Retype the entries below exactly, but begin at the line containing "Working modulo the prime 3907, where" and end at the last line.

##### Data to examine

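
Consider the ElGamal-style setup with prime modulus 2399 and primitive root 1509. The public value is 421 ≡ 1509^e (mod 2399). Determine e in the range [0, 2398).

847

Baby-step giant-step with m = ceil(sqrt(2398)) = 49.
Baby table (1509^j mod 2399 for j=0..48):
  0:1  1:1509  2:430  3:1140  4:177  5:804  6:1741  7:264
  8:142  9:767  10:1085  11:1147  12:1144  13:1415  14:125  15:1503
  16:972  17:959  18:534  19:2141  20:1715  21:1813  22:957  23:2314
  24:1281  25:1834  26:1459  27:1748  28:1231  29:753  30:1550  31:2324
  32:1977  33:1336  34:864  35:1119  36:2074  37:1370  38:1791  39:1345
  40:51  41:191  42:339  43:564  44:1830  45:221  46:28  47:1469
  48:45
Giant step factor: 1509^(-49) ≡ 2363 (mod 2399).
Scan 421·2363^i mod 2399 for i = 0, 1, …:
  i=0: 421   i=1: 1637   i=2: 1043   i=3: 836
  i=4: 1091   i=5: 1507   i=6: 925   i=7: 286
  i=8: 1699   i=9: 1210     …   i=16: 463
  i=17: 125
Match at i=17, j=14: e = 17·49 + 14 = 847.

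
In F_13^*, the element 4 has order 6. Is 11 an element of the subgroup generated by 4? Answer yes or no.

⟨4⟩ has order 6; its elements mod 13 are {1, 3, 4, 9, 10, 12}.
11 is not in this set.

no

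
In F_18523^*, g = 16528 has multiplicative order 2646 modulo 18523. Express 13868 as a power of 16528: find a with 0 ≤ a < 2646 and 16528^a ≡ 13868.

Baby-step giant-step with m = ceil(sqrt(2646)) = 52.
Baby table (16528^j mod 18523 for j=0..51):
  0:1  1:16528  2:16103  3:11920  4:3132  5:12434  6:14990  7:9595
  8:10757  9:7942  10:11398  11:7234  12:16110  13:16478  14:4715  15:3259
  16:18391  17:4018  18:4549  19:1015  20:12605  21:7259  22:3281  23:11547
  24:6347  25:7467  26:14350  27:8308  28:3625  29:10618  30:7402  31:14364
  32:17424  33:6791  34:10791  35:14204  36:3210  37:5008  38:11460  39:13205
  40:14254  41:14598  42:13669  43:14724  44:3098  45:6172  46:4655  47:11821
  48:15407  49:11215  50:1859  51:14418
Giant step factor: 16528^(-52) ≡ 3995 (mod 18523).
Scan 13868·3995^i mod 18523 for i = 0, 1, …:
  i=0: 13868   i=1: 367   i=2: 2848   i=3: 4638
  i=4: 5810   i=5: 1631   i=6: 14272   i=7: 2846
  i=8: 15171   i=9: 889     …   i=25: 16062
  i=26: 4018
Match at i=26, j=17: a = 26·52 + 17 = 1369.

1369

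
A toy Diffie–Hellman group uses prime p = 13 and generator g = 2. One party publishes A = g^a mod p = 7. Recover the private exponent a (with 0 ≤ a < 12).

11

Successive powers of 2 modulo 13:
  2^0=1  2^1=2  2^2=4  2^3=8  2^4=3  2^5=6
  2^6=12  2^7=11  2^8=9  2^9=5  2^10=10  2^11=7
So 2^11 ≡ 7 (mod 13), giving a = 11.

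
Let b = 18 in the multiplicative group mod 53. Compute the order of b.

The order of 18 must divide p − 1 = 52 = 2^2 · 13.
Divisors: 1, 2, 4, 13, 26, 52.
Check each in increasing order: 18^1 ≡ 18;  18^2 ≡ 6;  18^4 ≡ 36;  18^13 ≡ 23;  18^26 ≡ 52;  18^52 ≡ 1.
Smallest exponent giving 1 is 52.

52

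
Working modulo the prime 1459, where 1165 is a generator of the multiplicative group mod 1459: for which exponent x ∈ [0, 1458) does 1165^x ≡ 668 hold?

Baby-step giant-step with m = ceil(sqrt(1458)) = 39.
Baby table (1165^j mod 1459 for j=0..38):
  0:1  1:1165  2:355  3:678  4:551  5:1414  6:99  7:74
  8:129  9:8  10:566  11:1381  12:1047  13:31  14:1099  15:792
  16:592  17:1032  18:64  19:151  20:835  21:1081  22:248  23:38
  24:500  25:359  26:961  27:512  28:1208  29:844  30:1353  31:525
  32:304  33:1082  34:1413  35:393  36:1178  37:910  38:916
Giant step factor: 1165^(-39) ≡ 1065 (mod 1459).
Scan 668·1065^i mod 1459 for i = 0, 1, …:
  i=0: 668   i=1: 887   i=2: 682   i=3: 1207
  i=4: 76   i=5: 695   i=6: 462   i=7: 347
  i=8: 428   i=9: 612     …   i=28: 1333
  i=29: 38
Match at i=29, j=23: x = 29·39 + 23 = 1154.

1154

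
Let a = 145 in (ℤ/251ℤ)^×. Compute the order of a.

250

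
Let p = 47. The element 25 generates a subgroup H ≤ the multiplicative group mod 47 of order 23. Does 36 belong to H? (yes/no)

⟨25⟩ has order 23; its elements mod 47 are {1, 2, 3, 4, 6, 7, 8, 9, 12, 14, 16, 17, 18, 21, 24, 25, 27, 28, 32, 34, 36, 37, 42}.
36 is in this set.

yes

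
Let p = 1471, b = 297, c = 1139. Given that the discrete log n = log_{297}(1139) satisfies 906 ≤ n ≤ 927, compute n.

Compute 297^906 mod 1471 = 351, then multiply by 297 repeatedly:
  297^906=351  297^907=1277  297^908=1222  297^909=1068  297^910=931
  297^911=1430  297^912=1062  297^913=620  297^914=265  297^915=742
  297^916=1195  297^917=404  297^918=837  297^919=1461  297^920=1443
  297^921=510  297^922=1428  297^923=468  297^924=722  297^925=1139
Found 1139 at exponent 925.

925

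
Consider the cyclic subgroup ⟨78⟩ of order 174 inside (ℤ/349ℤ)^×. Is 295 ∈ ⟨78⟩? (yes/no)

no

295 ∈ ⟨78⟩ iff 295^174 ≡ 1 (mod 349), since |⟨78⟩| = 174.
295^174 mod 349 = 348.
Since 348 ≠ 1, 295 does not lie in the subgroup.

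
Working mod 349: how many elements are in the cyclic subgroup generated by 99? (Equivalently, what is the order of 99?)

The order of 99 must divide p − 1 = 348 = 2^2 · 3 · 29.
Divisors: 1, 2, 3, 4, 6, 12, 29, 58, 87, 116, 174, 348.
Check each in increasing order: 99^1 ≡ 99;  99^2 ≡ 29;  99^3 ≡ 79;  99^4 ≡ 143;  99^6 ≡ 308;  99^12 ≡ 285;  99^29 ≡ 24;  99^58 ≡ 227;  99^87 ≡ 213;  99^116 ≡ 226;  99^174 ≡ 348;  99^348 ≡ 1.
Smallest exponent giving 1 is 348.

348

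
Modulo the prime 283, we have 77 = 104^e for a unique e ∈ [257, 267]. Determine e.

266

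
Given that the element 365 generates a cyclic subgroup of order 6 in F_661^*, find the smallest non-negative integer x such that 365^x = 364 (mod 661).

2

Successive powers of 365 modulo 661:
  365^0=1  365^1=365  365^2=364
So 365^2 ≡ 364 (mod 661), giving x = 2.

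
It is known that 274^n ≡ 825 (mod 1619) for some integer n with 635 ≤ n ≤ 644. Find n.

638

Compute 274^635 mod 1619 = 1146, then multiply by 274 repeatedly:
  274^635=1146  274^636=1537  274^637=198  274^638=825
Found 825 at exponent 638.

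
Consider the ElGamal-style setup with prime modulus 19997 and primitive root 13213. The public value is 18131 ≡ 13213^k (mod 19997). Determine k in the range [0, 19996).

16095

Baby-step giant-step with m = ceil(sqrt(19996)) = 142.
Baby table (13213^j mod 19997 for j=0..141):
  0:1  1:13213  2:9559  3:2015  4:8188  5:4274  6:834  7:1295
  8:13400  9:762  10:9815  11:5050  12:15658  13:192  14:17274  15:15601
  16:6937  17:12330  18:731  19:152  20:8676  21:13184  22:6325  23:4762
  24:9744  25:6786  26:16867  27:17103  28:15839  29:12102  30:7714  31:373
  32:9187  33:6041  34:11706  35:14580  36:14439  37:11127  38:3107  39:18947
  40:4268  41:1544  42:3932  43:1310  44:11625  45:4168  46:46  47:7888
  48:19777  49:12702  50:16702  51:16631  52:18367  53:19576  54:16490  55:15055
  56:11556  57:12333  58:376  59:8832  60:14721  61:17751  62:19147  63:7264
  64:13629  65:6992  66:19153  67:6554  68:10992  69:19082  70:8290  71:12201
  72:15996  73:6855  74:8702  75:16773  76:14895  77:17158  78:2665  79:17925
  80:18554  81:10779  82:4293  83:11917  84:2943  85:11691  86:16355  87:11033
  88:899  89:269  90:14828  91:11755  92:2116  93:2902  94:9877  95:4379
  96:8406  97:5140  98:5008  99:631  100:18651  101:12632  102:11654  103:7402
  104:17296  105:6332  106:17265  107:16666  108:894  109:14192  110:7027  111:1680
  112:1170  113:1529  114:5707  115:17901  116:1397  117:1330  118:15924  119:15375
  120:352  121:11672  122:5272  123:9385  124:2608  125:4673  126:13610  127:15906
  128:17505  129:8263  130:15396  131:17864  132:12441  133:7593  134:1360  135:12374
  136:2190  137:811  138:17348  139:13510  140:14408  141:1464
Giant step factor: 13213^(-142) ≡ 297 (mod 19997).
Scan 18131·297^i mod 19997 for i = 0, 1, …:
  i=0: 18131   i=1: 5714   i=2: 17310   i=3: 1841
  i=4: 6858   i=5: 17129   i=6: 8075   i=7: 18632
  i=8: 14532   i=9: 16649     …   i=112: 15394
  i=113: 12702
Match at i=113, j=49: k = 113·142 + 49 = 16095.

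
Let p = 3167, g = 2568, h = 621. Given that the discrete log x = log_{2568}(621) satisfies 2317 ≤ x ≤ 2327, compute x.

Compute 2568^2317 mod 3167 = 125, then multiply by 2568 repeatedly:
  2568^2317=125  2568^2318=1133  2568^2319=2238  2568^2320=2246  2568^2321=621
Found 621 at exponent 2321.

2321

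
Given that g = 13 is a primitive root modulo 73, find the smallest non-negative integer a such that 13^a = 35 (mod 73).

14

Successive powers of 13 modulo 73:
  13^0=1  13^1=13  13^2=23  13^3=7  13^4=18  13^5=15
  13^6=49  13^7=53  13^8=32  13^9=51  13^10=6  13^11=5
  13^12=65  13^13=42  13^14=35
So 13^14 ≡ 35 (mod 73), giving a = 14.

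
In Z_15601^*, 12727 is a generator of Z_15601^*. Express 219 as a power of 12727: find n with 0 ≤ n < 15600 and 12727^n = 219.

2583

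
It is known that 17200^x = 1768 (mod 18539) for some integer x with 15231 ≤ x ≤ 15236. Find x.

15231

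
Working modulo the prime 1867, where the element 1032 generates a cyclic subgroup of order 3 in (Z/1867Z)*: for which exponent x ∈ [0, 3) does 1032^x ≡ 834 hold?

Successive powers of 1032 modulo 1867:
  1032^0=1  1032^1=1032  1032^2=834
So 1032^2 ≡ 834 (mod 1867), giving x = 2.

2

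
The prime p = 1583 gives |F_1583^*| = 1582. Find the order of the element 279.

14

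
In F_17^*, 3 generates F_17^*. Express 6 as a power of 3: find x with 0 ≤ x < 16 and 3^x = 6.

Successive powers of 3 modulo 17:
  3^0=1  3^1=3  3^2=9  3^3=10  3^4=13  3^5=5
  3^6=15  3^7=11  3^8=16  3^9=14  3^10=8  3^11=7
  3^12=4  3^13=12  3^14=2  3^15=6
So 3^15 ≡ 6 (mod 17), giving x = 15.

15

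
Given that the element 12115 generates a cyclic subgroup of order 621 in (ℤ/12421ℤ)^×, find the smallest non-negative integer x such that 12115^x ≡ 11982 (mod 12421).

294

Baby-step giant-step with m = ceil(sqrt(621)) = 25.
Baby table (12115^j mod 12421 for j=0..24):
  0:1  1:12115  2:6689  3:2631  4:2279  5:10623  6:3664  7:9127
  8:1863  9:1288  10:3344  11:7679  12:10216  13:3996  14:6903  15:11673
  16:5310  17:2291  18:6951  19:9406  20:3436  21:4369  22:4554  23:10049
  24:5414
Giant step factor: 12115^(-25) ≡ 10218 (mod 12421).
Scan 11982·10218^i mod 12421 for i = 0, 1, …:
  i=0: 11982   i=1: 10700   i=2: 2958   i=3: 4551
  i=4: 10315   i=5: 6485   i=6: 10116   i=7: 10147
  i=8: 3959   i=9: 10286   i=10: 8267   i=11: 9406
Match at i=11, j=19: x = 11·25 + 19 = 294.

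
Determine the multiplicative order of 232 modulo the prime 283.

94

The order of 232 must divide p − 1 = 282 = 2 · 3 · 47.
Divisors: 1, 2, 3, 6, 47, 94, 141, 282.
Check each in increasing order: 232^1 ≡ 232;  232^2 ≡ 54;  232^3 ≡ 76;  232^6 ≡ 116;  232^47 ≡ 282;  232^94 ≡ 1.
Smallest exponent giving 1 is 94.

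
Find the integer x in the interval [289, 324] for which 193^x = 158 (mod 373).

306

Compute 193^289 mod 373 = 367, then multiply by 193 repeatedly:
  193^289=367  193^290=334  193^291=306  193^292=124  193^293=60
  193^294=17  193^295=297  193^296=252  193^297=146  193^298=203
  193^299=14  193^300=91  193^301=32  193^302=208  193^303=233
  193^304=209  193^305=53  193^306=158
Found 158 at exponent 306.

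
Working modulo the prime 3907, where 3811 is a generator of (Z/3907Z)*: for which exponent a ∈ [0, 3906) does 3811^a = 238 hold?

3249

Baby-step giant-step with m = ceil(sqrt(3906)) = 63.
Baby table (3811^j mod 3907 for j=0..62):
  0:1  1:3811  2:1402  3:2153  4:383  5:2302  6:1707  7:222
  8:2130  9:2591  10:1312  11:2979  12:3134  13:3882  14:2400  15:113
  16:873  17:2146  18:1055  19:302  20:2264  21:1448  22:1644  23:2363
  24:3665  25:3697  26:625  27:2512  28:1082  29:1617  30:1048  31:974
  32:264  33:2005  34:2870  35:1877  36:3437  37:2143  38:1343  39:3
  40:3619  41:299  42:2552  43:1149  44:2999  45:1214  46:666  47:2483
  48:3866  49:29  50:1123  51:1588  52:3832  53:3293  54:339  55:2619
  56:2531  57:3165  58:906  59:2885  60:437  61:1025  62:3182
Giant step factor: 3811^(-63) ≡ 1749 (mod 3907).
Scan 238·1749^i mod 3907 for i = 0, 1, …:
  i=0: 238   i=1: 2120   i=2: 137   i=3: 1286
  i=4: 2689   i=5: 2940   i=6: 448   i=7: 2152
  i=8: 1407   i=9: 3340     …   i=50: 1311
  i=51: 3437
Match at i=51, j=36: a = 51·63 + 36 = 3249.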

##########

Answer section>
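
Working modulo the prime 3907, where 3811 is a generator of (Z/3907Z)*: for which exponent a ∈ [0, 3906) does 3811^a = 238 hold?

3249

Baby-step giant-step with m = ceil(sqrt(3906)) = 63.
Baby table (3811^j mod 3907 for j=0..62):
  0:1  1:3811  2:1402  3:2153  4:383  5:2302  6:1707  7:222
  8:2130  9:2591  10:1312  11:2979  12:3134  13:3882  14:2400  15:113
  16:873  17:2146  18:1055  19:302  20:2264  21:1448  22:1644  23:2363
  24:3665  25:3697  26:625  27:2512  28:1082  29:1617  30:1048  31:974
  32:264  33:2005  34:2870  35:1877  36:3437  37:2143  38:1343  39:3
  40:3619  41:299  42:2552  43:1149  44:2999  45:1214  46:666  47:2483
  48:3866  49:29  50:1123  51:1588  52:3832  53:3293  54:339  55:2619
  56:2531  57:3165  58:906  59:2885  60:437  61:1025  62:3182
Giant step factor: 3811^(-63) ≡ 1749 (mod 3907).
Scan 238·1749^i mod 3907 for i = 0, 1, …:
  i=0: 238   i=1: 2120   i=2: 137   i=3: 1286
  i=4: 2689   i=5: 2940   i=6: 448   i=7: 2152
  i=8: 1407   i=9: 3340     …   i=50: 1311
  i=51: 3437
Match at i=51, j=36: a = 51·63 + 36 = 3249.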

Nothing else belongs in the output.